▸ Your instructions
Quote the entries below from the line with "Is there a feasible" through the line with "Item 7 | 3 |", both ends included, and only those lines.

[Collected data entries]

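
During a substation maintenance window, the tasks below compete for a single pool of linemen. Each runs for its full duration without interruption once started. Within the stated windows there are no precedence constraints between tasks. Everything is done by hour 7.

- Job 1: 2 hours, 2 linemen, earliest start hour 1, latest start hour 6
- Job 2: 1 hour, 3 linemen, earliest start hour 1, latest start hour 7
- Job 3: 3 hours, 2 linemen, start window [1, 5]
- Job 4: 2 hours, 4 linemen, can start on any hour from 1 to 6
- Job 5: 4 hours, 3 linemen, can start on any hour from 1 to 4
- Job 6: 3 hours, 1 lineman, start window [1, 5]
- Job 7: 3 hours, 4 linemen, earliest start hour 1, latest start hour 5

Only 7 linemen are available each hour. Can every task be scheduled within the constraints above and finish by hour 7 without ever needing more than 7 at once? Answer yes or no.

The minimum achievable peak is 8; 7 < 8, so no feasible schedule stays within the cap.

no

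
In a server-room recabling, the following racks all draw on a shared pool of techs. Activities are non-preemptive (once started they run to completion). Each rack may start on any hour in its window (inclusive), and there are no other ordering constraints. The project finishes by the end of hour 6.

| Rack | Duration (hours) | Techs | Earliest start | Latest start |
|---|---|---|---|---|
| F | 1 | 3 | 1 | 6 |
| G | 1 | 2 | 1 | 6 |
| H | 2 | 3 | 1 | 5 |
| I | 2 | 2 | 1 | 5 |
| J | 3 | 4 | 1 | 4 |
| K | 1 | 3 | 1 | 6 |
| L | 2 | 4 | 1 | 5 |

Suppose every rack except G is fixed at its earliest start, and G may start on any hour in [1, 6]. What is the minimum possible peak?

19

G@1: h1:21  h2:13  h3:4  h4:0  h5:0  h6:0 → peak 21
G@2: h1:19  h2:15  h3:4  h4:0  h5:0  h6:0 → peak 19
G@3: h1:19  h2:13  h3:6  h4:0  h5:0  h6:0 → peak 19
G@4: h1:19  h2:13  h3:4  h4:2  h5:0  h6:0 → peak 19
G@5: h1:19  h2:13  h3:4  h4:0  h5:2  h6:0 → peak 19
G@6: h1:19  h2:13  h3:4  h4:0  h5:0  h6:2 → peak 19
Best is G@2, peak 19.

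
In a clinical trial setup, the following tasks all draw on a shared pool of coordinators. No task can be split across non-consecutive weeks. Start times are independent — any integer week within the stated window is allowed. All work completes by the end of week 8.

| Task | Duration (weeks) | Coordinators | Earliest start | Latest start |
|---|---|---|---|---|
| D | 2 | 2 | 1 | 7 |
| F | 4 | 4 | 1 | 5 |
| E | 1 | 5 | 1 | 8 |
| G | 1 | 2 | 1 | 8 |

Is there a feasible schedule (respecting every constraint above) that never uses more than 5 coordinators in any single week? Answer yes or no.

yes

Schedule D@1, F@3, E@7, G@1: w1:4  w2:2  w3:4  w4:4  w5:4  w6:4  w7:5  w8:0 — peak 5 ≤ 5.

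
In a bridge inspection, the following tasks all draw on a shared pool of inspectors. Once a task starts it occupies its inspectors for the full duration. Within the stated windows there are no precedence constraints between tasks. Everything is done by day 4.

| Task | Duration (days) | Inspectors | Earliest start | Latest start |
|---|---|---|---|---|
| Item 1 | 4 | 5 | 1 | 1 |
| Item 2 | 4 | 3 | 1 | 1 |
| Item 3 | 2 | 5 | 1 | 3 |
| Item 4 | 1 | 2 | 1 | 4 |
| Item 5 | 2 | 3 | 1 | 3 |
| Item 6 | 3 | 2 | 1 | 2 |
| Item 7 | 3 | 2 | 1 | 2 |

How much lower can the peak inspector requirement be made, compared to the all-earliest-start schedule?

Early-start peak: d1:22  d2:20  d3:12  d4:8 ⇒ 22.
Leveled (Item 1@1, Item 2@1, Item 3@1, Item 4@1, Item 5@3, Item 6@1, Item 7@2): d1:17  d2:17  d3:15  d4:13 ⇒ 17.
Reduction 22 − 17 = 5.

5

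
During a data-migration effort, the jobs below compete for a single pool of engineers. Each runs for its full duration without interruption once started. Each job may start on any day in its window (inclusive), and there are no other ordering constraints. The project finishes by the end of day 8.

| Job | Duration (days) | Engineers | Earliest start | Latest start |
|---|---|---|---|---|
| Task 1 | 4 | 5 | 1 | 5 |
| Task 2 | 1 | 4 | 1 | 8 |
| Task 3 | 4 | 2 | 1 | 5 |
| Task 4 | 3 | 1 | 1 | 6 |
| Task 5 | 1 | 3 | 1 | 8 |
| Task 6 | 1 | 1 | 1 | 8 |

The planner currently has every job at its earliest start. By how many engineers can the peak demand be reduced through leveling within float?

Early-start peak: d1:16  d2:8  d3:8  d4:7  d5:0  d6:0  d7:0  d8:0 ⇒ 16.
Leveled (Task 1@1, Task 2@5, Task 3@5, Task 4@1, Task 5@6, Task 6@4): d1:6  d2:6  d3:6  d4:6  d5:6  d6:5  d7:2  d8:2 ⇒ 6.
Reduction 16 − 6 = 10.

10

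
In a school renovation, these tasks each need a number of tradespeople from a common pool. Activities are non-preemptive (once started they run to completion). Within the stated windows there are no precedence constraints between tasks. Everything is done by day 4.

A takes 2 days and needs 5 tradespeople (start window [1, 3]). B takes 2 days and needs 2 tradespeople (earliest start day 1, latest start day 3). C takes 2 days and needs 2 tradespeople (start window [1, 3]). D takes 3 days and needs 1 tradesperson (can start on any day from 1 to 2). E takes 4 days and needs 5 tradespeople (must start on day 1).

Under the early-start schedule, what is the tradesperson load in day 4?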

▸ Finished task
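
Is there a feasible schedule (respecting every constraint above) that never uses more than 5 coordinators in any single week? Answer yes or no.

yes

Schedule D@1, F@3, E@7, G@1: w1:4  w2:2  w3:4  w4:4  w5:4  w6:4  w7:5  w8:0 — peak 5 ≤ 5.

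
In a bridge inspection, the following tasks all draw on a shared pool of inspectors. Once a task starts it occupies its inspectors for the full duration. Within the stated windows there are no precedence constraints between tasks. Everything is done by day 4.

| Task | Duration (days) | Inspectors | Earliest start | Latest start |
|---|---|---|---|---|
| Item 1 | 4 | 5 | 1 | 1 |
| Item 2 | 4 | 3 | 1 | 1 |
| Item 3 | 2 | 5 | 1 | 3 |
| Item 4 | 1 | 2 | 1 | 4 |
| Item 5 | 2 | 3 | 1 | 3 |
| Item 6 | 3 | 2 | 1 | 2 |
| Item 7 | 3 | 2 | 1 | 2 |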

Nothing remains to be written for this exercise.